### Exercise instructions
If a line of the data below contains the string "language", count it, then state the total alone.

——————

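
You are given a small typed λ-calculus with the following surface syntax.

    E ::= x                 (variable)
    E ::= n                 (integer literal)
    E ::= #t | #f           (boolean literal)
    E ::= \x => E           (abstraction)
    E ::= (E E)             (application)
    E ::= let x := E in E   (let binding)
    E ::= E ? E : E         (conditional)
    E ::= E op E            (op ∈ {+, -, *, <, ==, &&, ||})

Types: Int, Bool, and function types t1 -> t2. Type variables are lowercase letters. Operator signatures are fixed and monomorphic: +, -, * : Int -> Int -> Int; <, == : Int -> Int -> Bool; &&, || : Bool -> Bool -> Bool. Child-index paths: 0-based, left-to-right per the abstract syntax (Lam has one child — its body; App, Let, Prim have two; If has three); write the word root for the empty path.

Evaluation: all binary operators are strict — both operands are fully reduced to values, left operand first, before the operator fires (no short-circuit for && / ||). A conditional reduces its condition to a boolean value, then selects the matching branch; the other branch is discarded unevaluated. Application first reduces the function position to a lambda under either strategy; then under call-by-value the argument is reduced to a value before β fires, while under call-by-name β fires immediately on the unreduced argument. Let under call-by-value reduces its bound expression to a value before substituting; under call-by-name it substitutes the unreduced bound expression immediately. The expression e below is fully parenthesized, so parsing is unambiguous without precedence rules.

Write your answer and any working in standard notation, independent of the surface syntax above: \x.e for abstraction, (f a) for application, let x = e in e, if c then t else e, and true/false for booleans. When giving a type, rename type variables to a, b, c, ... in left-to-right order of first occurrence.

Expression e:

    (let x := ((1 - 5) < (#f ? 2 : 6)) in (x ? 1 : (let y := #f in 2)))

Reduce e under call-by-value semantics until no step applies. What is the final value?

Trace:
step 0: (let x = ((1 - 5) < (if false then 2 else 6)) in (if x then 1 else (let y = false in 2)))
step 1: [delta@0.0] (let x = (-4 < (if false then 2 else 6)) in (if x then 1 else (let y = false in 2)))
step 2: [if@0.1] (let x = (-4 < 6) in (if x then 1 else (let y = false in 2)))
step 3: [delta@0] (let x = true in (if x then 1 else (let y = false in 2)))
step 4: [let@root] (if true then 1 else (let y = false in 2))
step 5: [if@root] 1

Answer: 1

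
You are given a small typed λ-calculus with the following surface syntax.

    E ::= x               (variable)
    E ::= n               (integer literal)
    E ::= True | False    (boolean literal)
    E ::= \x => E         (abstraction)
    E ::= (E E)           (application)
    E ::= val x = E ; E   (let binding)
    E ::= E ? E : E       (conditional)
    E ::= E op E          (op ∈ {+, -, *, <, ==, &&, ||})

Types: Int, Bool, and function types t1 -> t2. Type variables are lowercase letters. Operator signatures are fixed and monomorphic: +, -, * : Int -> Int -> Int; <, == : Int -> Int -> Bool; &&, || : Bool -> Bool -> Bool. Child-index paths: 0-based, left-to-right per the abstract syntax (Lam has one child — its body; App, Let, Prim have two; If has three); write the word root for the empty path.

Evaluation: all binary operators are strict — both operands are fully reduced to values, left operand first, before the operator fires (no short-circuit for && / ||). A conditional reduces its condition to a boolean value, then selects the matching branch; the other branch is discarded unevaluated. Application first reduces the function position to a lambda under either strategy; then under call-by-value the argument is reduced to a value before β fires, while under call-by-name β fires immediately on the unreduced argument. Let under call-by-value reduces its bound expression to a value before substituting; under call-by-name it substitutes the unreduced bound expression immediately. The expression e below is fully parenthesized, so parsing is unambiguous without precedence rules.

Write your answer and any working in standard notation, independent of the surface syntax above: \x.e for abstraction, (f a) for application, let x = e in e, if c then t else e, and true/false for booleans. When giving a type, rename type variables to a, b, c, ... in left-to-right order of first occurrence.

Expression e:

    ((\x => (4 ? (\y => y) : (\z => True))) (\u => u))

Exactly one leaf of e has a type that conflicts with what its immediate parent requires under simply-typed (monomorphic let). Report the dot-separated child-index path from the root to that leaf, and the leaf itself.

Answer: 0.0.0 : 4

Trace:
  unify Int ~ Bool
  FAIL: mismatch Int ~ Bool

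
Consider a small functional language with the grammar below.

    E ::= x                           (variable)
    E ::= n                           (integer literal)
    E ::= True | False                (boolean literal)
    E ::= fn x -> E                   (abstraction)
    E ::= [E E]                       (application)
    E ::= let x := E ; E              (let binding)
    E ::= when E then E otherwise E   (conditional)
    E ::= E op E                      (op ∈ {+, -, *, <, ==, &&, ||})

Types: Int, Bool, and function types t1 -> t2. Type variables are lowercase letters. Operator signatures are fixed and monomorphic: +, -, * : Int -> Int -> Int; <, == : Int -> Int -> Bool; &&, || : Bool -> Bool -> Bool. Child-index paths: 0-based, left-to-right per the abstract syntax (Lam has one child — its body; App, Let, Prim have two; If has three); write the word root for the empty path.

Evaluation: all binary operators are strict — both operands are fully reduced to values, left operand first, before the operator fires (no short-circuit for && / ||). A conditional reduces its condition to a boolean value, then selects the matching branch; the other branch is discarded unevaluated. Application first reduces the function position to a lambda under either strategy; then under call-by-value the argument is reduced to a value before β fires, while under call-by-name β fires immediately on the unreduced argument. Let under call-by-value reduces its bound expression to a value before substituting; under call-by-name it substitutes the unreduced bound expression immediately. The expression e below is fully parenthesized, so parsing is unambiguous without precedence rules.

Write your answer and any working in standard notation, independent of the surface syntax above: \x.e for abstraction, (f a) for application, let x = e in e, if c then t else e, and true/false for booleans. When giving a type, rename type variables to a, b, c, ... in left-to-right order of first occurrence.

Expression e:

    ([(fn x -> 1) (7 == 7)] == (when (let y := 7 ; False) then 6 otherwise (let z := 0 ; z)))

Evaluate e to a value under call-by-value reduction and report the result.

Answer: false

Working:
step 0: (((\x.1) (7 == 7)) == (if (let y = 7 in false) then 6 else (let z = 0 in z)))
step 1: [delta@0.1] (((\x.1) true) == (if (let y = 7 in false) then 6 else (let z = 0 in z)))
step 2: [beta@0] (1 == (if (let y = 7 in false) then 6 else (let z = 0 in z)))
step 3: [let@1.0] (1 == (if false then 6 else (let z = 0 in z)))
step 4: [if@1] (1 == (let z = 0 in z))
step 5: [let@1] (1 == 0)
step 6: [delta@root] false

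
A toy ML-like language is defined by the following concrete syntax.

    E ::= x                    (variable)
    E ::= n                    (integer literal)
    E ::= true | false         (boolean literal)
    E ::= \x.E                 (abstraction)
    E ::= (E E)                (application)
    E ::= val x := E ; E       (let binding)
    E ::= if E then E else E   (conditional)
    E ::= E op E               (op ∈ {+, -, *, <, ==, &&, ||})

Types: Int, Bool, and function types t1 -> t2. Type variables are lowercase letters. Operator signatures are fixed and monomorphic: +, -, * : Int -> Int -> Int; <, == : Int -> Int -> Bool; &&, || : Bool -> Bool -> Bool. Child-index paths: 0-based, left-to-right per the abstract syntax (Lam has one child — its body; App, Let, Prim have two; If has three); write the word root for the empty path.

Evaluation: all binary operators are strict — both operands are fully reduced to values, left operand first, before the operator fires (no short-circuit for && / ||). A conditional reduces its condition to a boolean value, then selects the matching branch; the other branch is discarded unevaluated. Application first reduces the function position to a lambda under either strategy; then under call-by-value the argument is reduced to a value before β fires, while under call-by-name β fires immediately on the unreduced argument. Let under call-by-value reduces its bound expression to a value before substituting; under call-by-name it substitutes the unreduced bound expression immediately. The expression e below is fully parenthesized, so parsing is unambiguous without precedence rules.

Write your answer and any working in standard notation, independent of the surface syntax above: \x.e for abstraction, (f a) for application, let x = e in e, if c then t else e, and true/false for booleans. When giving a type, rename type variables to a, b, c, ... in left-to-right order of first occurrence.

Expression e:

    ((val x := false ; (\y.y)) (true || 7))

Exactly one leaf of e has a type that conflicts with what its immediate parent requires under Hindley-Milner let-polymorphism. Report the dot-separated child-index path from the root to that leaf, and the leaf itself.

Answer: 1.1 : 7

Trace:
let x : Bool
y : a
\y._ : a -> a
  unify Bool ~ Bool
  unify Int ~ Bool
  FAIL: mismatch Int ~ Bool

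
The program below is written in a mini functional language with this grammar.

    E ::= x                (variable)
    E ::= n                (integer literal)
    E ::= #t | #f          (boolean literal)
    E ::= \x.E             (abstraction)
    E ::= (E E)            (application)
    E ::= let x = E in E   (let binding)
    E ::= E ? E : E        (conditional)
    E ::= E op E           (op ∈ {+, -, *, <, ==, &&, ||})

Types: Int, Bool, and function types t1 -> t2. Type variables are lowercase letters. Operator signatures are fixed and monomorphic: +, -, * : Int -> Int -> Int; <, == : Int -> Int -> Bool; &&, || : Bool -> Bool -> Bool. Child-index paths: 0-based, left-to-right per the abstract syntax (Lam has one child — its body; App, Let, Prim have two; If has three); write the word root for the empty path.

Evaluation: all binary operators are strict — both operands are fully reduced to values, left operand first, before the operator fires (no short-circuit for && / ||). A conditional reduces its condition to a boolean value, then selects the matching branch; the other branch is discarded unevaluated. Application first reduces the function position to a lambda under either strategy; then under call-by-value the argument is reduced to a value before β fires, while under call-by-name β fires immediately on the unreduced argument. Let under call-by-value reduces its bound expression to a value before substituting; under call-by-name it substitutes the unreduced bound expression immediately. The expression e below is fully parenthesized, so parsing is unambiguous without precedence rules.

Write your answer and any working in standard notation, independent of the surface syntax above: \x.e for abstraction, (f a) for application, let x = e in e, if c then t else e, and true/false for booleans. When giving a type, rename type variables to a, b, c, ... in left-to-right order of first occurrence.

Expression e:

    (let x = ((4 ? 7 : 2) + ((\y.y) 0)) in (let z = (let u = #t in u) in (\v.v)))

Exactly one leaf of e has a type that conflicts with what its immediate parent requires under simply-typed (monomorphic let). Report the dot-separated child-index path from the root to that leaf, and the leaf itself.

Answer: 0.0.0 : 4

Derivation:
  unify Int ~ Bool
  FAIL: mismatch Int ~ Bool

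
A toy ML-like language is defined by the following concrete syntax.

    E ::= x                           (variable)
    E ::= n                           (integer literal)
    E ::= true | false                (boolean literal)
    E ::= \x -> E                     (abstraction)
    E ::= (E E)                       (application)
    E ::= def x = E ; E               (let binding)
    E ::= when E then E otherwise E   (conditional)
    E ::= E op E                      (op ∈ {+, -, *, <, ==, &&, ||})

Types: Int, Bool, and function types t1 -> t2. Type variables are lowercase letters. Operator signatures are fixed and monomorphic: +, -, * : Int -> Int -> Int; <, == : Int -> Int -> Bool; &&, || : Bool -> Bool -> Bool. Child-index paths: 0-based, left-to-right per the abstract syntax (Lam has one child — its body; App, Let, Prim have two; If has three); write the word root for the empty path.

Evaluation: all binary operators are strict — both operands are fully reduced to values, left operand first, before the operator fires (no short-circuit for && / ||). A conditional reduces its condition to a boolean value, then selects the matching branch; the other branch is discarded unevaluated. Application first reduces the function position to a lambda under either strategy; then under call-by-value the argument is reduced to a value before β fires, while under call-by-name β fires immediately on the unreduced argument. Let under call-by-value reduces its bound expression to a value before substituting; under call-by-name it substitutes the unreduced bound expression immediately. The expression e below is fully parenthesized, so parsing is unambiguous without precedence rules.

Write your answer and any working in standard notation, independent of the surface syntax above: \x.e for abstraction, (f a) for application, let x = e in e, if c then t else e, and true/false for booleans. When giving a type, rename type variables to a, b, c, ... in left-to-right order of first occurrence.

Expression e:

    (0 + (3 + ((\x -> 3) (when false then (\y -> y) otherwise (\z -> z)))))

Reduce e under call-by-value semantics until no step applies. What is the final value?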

——————

### Response area
4